[RECORDS SUPPLIED Boundary: Start]

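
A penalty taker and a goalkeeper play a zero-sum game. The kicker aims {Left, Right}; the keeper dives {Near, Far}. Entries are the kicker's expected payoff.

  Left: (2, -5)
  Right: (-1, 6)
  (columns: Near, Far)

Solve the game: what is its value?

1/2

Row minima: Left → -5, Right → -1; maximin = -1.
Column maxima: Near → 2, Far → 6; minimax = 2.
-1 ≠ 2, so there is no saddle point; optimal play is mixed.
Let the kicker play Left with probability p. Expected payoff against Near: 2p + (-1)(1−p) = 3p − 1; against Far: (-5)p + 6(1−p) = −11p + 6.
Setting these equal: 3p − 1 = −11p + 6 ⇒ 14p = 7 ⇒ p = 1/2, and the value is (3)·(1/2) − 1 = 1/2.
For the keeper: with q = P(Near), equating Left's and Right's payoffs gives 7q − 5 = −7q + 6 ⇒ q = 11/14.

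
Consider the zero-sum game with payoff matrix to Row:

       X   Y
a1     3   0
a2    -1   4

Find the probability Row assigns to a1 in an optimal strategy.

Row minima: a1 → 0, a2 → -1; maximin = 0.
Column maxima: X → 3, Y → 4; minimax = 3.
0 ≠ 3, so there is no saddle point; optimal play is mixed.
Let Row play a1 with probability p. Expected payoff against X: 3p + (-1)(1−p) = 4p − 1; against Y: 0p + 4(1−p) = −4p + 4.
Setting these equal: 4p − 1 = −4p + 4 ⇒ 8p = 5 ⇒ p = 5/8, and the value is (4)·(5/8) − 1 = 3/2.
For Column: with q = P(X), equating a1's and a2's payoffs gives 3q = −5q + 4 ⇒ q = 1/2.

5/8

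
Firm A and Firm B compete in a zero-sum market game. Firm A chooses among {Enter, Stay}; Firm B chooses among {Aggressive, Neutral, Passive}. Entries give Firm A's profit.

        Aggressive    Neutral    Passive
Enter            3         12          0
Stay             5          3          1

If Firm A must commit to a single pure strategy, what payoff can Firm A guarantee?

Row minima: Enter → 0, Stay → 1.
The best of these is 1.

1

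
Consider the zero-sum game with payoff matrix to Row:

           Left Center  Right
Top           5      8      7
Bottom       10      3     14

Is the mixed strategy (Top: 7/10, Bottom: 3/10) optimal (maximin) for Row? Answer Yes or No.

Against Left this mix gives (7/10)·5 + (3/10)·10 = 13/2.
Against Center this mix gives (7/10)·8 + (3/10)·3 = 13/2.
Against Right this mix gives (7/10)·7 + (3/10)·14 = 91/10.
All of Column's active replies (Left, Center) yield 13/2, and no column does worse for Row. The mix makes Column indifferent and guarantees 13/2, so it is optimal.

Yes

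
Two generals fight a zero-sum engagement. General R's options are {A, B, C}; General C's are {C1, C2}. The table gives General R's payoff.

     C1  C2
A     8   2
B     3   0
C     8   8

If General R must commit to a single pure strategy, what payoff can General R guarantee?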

[RECORDS SUPPLIED Boundary: End]
[RECORDS SUPPLIED Boundary: Start]

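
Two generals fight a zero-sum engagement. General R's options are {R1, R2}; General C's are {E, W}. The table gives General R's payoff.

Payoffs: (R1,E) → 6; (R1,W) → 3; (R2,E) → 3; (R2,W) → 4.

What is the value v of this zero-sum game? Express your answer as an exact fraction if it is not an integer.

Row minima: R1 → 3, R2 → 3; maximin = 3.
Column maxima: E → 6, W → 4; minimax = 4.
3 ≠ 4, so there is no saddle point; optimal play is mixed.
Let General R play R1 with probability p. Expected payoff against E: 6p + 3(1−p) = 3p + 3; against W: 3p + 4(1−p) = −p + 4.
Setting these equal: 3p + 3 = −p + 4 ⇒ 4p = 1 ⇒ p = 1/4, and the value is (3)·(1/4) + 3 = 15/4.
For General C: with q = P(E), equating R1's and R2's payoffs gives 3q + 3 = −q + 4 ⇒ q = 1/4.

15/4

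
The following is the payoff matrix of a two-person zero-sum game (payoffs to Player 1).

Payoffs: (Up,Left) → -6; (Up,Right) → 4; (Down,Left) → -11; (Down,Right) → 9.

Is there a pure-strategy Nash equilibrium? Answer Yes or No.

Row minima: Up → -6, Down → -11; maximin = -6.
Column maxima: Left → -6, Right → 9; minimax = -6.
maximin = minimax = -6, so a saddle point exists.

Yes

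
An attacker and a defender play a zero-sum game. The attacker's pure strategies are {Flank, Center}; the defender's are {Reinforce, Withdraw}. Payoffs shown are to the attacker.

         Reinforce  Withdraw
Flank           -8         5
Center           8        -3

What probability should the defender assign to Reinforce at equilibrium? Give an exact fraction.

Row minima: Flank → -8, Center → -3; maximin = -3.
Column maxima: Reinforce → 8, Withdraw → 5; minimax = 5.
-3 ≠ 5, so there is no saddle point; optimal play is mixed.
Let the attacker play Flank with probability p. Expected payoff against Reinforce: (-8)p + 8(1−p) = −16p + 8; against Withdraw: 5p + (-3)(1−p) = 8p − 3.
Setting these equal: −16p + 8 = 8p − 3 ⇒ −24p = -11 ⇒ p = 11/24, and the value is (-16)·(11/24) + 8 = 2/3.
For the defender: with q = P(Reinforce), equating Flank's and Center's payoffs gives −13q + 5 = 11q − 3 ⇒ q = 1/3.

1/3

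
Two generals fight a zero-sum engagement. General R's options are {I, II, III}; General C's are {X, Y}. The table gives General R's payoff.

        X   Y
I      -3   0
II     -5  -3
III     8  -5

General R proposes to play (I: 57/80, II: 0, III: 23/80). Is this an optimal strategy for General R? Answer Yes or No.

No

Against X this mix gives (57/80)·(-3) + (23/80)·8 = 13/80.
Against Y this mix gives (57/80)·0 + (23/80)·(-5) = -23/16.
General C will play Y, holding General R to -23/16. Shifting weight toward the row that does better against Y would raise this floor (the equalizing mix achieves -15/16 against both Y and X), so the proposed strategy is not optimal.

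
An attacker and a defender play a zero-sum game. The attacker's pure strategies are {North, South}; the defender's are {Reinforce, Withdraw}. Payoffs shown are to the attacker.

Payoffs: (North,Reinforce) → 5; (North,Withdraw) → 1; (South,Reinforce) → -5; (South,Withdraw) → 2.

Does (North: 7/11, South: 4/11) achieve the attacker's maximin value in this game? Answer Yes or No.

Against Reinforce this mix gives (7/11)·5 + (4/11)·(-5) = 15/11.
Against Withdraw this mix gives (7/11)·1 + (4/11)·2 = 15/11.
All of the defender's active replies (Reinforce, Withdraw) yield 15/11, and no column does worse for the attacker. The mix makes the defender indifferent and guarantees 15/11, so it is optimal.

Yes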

[RECORDS SUPPLIED Boundary: End]

:: WHAT THIS TASK INVOLVES ::
Look through the listing, and copy each line in which the string "Passive" turns up.

:: RESPONSE BOX ::
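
Firm A and Firm B compete in a zero-sum market game. Firm A chooses among {Enter, Stay}; Firm B chooses among {Aggressive, Neutral, Passive}. Entries give Firm A's profit.
        Aggressive    Neutral    Passive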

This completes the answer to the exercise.